[YOUR TASK]:
Repeat every entry below exactly as given.

↓

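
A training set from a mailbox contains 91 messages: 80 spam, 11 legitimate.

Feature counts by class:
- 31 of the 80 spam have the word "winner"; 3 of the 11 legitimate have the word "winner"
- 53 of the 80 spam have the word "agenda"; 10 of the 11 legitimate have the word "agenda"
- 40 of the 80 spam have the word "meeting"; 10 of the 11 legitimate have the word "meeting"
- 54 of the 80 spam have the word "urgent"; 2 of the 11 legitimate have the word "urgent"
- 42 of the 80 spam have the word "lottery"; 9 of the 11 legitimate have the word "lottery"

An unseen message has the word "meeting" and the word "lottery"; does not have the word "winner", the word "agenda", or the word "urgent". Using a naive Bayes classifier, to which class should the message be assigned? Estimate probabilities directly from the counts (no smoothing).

spam: (80/91) × (49/80) × (27/80) × (40/80) × (26/80) × (42/80) = 0.01550390625
legitimate: (11/91) × (8/11) × (1/11) × (10/11) × (9/11) × (9/11) ≈ 0.00486366
Highest score → spam.

spam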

↑

[THE COMPLETED TASK]:
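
A training set from a mailbox contains 91 messages: 80 spam, 11 legitimate.

Feature counts by class:
- 31 of the 80 spam have the word "winner"; 3 of the 11 legitimate have the word "winner"
- 53 of the 80 spam have the word "agenda"; 10 of the 11 legitimate have the word "agenda"
- 40 of the 80 spam have the word "meeting"; 10 of the 11 legitimate have the word "meeting"
- 54 of the 80 spam have the word "urgent"; 2 of the 11 legitimate have the word "urgent"
- 42 of the 80 spam have the word "lottery"; 9 of the 11 legitimate have the word "lottery"

An unseen message has the word "meeting" and the word "lottery"; does not have the word "winner", the word "agenda", or the word "urgent". Using a naive Bayes classifier, to which class should the message be assigned? Estimate probabilities directly from the counts (no smoothing).

spam: (80/91) × (49/80) × (27/80) × (40/80) × (26/80) × (42/80) = 0.01550390625
legitimate: (11/91) × (8/11) × (1/11) × (10/11) × (9/11) × (9/11) ≈ 0.00486366
Highest score → spam.

spam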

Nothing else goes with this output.